**Problem:**
Set down nothing except the lines starting at the one with "(4) It ought" and ending at the final line of the material, each word for word.

***

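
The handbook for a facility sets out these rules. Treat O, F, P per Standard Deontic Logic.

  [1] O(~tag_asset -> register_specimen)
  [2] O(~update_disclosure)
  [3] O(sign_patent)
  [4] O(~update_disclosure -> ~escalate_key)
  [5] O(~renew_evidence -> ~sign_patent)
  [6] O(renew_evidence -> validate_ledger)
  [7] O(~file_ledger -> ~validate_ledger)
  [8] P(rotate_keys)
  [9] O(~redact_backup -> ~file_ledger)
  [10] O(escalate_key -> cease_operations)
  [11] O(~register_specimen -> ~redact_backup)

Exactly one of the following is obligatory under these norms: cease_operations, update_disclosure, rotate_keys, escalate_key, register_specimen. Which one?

Premise 3 gives O(sign_patent).
Premise 5 is O(~renew_evidence -> ~sign_patent); contrapositively O(sign_patent -> renew_evidence). Since O(sign_patent) holds, K gives O(renew_evidence).
Premise 6 is O(renew_evidence -> validate_ledger); since O(renew_evidence), deontic closure gives O(validate_ledger).
Premise 7 is O(~file_ledger -> ~validate_ledger); contrapositively O(validate_ledger -> file_ledger). Since O(validate_ledger) holds, K gives O(file_ledger).
Premise 9, O(~redact_backup -> ~file_ledger), contraposes to O(file_ledger -> redact_backup); with O(file_ledger) we get O(redact_backup).
Premise 11, O(~register_specimen -> ~redact_backup), contraposes to O(redact_backup -> register_specimen); with O(redact_backup) we get O(register_specimen).
So O(register_specimen) holds — register_specimen is obligatory. None of the other listed options is made obligatory by any chain of premises.

register_specimen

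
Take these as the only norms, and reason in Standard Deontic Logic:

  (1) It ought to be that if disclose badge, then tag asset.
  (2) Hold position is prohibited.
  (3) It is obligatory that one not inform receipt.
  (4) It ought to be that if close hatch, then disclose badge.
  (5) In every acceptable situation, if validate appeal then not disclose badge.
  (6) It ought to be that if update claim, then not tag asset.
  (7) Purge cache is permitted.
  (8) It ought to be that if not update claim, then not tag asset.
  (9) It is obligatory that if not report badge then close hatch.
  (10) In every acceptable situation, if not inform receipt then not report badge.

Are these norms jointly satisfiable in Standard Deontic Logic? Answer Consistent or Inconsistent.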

***

**Task result:**
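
  (4) It ought to be that if close hatch, then disclose badge.
  (5) In every acceptable situation, if validate appeal then not disclose badge.
  (6) It ought to be that if update claim, then not tag asset.
  (7) Purge cache is permitted.
  (8) It ought to be that if not update claim, then not tag asset.
  (9) It is obligatory that if not report badge then close hatch.
  (10) In every acceptable situation, if not inform receipt then not report badge.

Are these norms jointly satisfiable in Standard Deontic Logic? Answer Consistent or Inconsistent.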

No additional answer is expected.